When you spot the word "these" in a line of the data below, copy that line.

(Collected data)

"""

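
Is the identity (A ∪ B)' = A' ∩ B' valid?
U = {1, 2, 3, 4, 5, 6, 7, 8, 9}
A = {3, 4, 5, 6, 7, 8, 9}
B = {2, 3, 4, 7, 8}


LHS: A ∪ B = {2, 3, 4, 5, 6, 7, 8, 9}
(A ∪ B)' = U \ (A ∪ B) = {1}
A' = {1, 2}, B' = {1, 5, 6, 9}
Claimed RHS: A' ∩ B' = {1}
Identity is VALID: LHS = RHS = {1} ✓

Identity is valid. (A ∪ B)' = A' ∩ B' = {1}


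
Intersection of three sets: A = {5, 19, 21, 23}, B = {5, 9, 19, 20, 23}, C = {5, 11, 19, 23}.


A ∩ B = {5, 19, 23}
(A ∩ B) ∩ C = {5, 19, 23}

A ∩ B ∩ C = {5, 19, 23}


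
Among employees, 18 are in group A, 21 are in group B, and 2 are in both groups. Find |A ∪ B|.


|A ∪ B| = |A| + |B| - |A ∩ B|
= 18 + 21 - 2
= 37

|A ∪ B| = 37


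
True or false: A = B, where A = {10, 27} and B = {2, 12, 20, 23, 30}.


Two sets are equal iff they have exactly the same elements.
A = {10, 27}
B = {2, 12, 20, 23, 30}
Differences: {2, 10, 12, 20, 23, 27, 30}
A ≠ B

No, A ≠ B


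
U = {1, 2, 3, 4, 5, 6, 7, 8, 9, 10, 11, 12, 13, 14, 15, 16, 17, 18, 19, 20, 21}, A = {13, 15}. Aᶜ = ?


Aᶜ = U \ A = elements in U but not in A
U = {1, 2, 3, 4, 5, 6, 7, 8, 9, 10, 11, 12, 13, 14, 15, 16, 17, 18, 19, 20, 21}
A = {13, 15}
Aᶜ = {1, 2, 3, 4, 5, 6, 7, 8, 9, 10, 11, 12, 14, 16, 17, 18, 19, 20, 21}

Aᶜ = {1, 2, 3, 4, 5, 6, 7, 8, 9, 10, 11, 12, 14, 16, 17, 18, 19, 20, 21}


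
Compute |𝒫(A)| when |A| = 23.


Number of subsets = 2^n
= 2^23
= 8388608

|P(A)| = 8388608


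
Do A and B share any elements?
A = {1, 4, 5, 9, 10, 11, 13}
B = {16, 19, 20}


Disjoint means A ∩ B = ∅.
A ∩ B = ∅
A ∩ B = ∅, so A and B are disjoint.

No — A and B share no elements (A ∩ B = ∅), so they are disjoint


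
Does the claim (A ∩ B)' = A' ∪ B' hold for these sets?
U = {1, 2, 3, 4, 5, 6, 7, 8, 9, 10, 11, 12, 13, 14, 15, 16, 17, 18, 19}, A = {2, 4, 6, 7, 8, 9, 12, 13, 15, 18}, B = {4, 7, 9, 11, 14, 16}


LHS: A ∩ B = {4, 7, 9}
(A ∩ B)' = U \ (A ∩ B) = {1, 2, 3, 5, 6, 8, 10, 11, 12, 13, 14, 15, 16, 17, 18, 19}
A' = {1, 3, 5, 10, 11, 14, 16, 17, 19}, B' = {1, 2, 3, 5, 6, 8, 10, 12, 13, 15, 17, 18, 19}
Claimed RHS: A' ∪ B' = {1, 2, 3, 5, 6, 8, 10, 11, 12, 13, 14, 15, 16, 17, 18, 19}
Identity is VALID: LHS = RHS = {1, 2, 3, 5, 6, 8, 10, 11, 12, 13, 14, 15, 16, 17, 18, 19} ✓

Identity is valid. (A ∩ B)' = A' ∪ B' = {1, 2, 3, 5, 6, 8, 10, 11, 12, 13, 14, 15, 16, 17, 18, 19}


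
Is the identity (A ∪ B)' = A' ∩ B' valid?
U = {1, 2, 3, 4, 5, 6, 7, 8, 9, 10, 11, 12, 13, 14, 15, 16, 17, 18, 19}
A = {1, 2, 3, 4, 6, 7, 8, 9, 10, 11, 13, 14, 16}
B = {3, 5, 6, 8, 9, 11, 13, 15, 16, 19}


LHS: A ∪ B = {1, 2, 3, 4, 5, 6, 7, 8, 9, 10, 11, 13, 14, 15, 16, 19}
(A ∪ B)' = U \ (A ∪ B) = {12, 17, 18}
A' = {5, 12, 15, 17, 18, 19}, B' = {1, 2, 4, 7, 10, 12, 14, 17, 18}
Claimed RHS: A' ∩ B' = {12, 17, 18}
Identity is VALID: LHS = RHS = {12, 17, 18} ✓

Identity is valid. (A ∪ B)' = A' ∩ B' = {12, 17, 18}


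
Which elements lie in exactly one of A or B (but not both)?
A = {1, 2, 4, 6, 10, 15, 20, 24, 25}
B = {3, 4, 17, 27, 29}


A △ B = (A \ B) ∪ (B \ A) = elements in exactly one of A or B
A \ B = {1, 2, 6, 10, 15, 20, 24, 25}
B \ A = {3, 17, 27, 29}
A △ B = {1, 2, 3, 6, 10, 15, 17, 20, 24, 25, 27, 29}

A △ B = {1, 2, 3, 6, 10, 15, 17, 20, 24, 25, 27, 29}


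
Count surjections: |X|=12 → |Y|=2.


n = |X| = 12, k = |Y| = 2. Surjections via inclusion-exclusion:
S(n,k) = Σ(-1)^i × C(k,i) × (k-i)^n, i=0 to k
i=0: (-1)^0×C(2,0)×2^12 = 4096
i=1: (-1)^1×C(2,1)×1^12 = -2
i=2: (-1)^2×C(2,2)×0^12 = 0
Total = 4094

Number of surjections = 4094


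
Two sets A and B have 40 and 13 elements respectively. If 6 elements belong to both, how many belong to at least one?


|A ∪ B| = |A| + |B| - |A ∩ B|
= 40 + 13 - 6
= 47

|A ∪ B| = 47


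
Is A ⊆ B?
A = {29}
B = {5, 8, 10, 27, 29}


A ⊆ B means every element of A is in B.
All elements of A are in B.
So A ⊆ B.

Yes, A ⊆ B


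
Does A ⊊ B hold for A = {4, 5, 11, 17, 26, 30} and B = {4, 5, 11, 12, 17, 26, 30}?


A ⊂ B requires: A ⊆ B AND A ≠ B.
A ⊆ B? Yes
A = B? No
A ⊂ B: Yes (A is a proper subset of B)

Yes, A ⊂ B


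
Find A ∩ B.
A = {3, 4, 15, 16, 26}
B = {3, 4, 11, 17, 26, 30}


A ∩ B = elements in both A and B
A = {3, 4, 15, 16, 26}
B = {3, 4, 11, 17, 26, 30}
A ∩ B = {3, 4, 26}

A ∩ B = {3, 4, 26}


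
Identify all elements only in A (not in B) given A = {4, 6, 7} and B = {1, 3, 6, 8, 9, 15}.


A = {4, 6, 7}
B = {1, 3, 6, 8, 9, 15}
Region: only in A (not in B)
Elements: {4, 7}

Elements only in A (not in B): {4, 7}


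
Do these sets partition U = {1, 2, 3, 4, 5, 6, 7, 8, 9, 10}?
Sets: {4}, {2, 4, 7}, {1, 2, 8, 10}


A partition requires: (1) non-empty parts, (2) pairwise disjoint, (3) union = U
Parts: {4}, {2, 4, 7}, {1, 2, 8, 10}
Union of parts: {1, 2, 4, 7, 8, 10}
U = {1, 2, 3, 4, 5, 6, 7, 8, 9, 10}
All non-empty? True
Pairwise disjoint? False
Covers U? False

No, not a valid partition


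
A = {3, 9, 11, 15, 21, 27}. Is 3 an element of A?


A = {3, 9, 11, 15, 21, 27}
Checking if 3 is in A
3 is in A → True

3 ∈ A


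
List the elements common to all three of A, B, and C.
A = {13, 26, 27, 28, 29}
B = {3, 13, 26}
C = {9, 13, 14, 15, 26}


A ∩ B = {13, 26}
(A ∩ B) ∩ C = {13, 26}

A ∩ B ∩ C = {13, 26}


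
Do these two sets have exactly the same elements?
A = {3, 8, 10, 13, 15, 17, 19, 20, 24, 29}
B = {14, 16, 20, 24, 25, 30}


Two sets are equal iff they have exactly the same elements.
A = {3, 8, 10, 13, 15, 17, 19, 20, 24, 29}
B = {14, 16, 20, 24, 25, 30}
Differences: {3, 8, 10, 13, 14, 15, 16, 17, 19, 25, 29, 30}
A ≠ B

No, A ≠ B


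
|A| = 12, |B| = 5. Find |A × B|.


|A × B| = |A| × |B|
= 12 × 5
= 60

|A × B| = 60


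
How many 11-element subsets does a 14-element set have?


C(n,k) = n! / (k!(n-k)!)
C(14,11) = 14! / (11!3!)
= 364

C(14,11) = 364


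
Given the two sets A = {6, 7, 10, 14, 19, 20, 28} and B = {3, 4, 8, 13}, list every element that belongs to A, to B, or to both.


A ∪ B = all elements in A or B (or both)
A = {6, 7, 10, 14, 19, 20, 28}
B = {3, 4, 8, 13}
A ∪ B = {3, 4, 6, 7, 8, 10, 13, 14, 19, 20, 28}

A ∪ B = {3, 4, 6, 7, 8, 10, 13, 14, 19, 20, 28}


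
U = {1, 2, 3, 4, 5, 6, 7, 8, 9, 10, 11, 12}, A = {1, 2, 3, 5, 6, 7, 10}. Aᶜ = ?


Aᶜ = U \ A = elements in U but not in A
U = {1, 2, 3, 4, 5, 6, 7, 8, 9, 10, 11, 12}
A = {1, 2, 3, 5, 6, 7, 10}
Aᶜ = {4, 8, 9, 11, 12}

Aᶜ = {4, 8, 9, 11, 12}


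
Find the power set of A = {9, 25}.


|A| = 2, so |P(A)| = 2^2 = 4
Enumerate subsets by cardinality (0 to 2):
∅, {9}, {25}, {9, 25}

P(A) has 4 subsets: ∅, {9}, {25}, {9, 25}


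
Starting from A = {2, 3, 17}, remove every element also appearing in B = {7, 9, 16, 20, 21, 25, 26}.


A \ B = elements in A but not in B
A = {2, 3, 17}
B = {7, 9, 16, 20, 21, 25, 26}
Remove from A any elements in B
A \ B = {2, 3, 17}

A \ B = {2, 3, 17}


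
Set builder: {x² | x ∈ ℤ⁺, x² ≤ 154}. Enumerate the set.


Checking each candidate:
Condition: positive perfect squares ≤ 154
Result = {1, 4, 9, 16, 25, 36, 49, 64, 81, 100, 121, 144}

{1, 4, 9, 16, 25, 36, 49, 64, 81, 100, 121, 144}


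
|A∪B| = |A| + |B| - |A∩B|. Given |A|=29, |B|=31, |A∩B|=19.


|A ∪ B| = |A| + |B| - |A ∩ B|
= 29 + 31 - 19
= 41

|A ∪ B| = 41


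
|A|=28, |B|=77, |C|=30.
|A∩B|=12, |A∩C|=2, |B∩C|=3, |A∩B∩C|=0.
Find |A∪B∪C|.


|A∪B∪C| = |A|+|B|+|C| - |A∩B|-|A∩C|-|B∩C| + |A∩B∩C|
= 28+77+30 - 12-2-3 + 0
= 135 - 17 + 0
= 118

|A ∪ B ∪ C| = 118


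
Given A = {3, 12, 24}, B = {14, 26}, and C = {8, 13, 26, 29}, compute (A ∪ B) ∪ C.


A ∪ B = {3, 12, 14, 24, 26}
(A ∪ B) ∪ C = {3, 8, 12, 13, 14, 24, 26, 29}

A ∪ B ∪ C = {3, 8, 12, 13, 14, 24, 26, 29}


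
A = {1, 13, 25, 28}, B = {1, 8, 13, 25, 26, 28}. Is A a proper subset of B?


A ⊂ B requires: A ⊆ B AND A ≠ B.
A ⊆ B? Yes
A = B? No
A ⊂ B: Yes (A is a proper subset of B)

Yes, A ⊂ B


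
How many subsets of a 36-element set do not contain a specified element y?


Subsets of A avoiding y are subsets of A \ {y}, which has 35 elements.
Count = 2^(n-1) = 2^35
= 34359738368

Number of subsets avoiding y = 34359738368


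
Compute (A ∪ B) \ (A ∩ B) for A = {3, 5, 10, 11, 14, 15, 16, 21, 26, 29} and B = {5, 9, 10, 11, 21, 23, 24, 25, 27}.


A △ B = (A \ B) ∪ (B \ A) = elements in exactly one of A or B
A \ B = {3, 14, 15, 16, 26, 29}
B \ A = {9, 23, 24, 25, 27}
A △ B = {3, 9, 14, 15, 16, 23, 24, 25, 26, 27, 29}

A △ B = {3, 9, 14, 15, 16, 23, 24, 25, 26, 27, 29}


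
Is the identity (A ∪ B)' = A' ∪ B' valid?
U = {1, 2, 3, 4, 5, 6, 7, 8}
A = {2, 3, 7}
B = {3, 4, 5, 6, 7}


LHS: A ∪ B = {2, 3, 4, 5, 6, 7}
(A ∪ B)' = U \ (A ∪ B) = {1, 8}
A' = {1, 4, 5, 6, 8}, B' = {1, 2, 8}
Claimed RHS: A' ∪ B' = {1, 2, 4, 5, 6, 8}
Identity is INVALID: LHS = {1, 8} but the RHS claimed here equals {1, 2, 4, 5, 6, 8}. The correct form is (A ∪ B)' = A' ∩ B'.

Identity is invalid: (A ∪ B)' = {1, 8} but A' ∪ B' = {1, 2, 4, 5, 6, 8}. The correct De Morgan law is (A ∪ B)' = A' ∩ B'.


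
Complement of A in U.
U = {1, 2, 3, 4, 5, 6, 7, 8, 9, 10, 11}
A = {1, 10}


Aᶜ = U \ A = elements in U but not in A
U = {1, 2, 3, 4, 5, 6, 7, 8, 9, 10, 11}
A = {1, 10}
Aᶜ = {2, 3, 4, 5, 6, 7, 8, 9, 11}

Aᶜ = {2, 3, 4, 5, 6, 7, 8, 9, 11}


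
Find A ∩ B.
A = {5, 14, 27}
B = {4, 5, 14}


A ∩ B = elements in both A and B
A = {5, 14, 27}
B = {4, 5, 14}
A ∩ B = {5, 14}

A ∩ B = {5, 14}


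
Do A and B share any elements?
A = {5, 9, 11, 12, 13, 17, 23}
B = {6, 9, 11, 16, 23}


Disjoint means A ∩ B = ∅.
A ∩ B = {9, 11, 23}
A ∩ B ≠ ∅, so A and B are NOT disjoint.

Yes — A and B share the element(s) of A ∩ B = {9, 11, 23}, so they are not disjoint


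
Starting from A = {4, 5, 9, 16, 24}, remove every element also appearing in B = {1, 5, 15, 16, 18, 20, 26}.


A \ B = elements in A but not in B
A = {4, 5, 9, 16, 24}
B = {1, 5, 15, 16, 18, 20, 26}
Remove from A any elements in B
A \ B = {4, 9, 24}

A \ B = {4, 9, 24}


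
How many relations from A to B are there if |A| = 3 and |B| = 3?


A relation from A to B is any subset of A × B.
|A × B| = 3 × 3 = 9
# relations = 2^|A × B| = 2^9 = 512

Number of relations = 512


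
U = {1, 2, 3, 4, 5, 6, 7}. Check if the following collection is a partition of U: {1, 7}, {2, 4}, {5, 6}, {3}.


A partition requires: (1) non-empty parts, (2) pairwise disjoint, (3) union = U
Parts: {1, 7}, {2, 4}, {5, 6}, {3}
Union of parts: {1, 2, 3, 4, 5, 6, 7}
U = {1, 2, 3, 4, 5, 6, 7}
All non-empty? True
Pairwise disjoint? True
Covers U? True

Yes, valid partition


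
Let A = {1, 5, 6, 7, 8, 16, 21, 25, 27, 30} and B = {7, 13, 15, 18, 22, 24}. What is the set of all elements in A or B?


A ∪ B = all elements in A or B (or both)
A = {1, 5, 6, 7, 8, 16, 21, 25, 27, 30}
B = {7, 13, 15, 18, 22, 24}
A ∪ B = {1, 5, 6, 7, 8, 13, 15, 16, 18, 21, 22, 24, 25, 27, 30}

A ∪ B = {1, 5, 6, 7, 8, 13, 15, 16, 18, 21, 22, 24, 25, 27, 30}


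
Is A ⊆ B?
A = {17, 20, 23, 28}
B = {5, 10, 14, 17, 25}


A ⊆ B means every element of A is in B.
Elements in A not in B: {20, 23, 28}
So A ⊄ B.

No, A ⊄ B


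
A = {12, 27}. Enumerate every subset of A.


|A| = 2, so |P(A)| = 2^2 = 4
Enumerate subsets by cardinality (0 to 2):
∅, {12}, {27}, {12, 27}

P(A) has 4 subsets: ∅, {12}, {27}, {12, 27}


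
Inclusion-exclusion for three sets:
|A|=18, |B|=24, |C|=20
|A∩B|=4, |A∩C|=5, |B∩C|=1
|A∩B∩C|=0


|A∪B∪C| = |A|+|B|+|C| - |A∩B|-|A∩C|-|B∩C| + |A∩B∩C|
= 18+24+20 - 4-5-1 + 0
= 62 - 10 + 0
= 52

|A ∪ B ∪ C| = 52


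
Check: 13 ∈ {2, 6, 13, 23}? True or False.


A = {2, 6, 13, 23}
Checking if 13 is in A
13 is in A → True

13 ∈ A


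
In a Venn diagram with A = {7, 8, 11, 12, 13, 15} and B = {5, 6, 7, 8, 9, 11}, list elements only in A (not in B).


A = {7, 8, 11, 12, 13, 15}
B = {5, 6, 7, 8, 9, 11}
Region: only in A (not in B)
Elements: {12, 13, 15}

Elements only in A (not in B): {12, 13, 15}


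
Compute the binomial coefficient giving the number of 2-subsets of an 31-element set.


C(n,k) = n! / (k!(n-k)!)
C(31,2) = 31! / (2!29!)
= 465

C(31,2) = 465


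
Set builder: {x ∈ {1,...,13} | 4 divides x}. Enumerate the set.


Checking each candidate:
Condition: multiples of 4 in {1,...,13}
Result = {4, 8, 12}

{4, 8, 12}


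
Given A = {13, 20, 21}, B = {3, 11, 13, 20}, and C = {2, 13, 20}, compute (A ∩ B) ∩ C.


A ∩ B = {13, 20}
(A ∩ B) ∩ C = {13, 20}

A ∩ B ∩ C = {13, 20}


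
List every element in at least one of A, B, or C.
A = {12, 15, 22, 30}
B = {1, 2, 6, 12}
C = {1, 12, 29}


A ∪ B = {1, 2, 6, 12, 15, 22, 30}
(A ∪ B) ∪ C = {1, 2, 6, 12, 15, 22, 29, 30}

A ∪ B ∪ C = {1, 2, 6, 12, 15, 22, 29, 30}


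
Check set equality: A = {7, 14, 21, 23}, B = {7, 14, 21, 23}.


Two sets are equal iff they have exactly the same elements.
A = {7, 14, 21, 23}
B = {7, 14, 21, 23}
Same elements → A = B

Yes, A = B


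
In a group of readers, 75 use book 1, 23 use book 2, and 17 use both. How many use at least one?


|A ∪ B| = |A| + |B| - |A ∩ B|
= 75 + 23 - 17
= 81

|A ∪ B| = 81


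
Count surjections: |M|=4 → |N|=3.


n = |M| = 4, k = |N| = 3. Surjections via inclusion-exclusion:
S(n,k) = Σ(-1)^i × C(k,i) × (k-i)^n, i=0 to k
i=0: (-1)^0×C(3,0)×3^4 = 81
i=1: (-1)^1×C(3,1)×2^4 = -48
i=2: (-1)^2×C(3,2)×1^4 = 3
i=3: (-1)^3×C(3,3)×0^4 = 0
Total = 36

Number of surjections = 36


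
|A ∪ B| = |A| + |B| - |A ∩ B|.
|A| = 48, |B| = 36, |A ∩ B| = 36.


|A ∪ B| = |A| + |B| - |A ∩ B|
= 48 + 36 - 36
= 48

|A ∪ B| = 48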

"""

▶ [SOLUTION TO THIS TASK]:
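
Does the claim (A ∩ B)' = A' ∪ B' hold for these sets?
Do these sets partition U = {1, 2, 3, 4, 5, 6, 7, 8, 9, 10}?
Do these two sets have exactly the same elements?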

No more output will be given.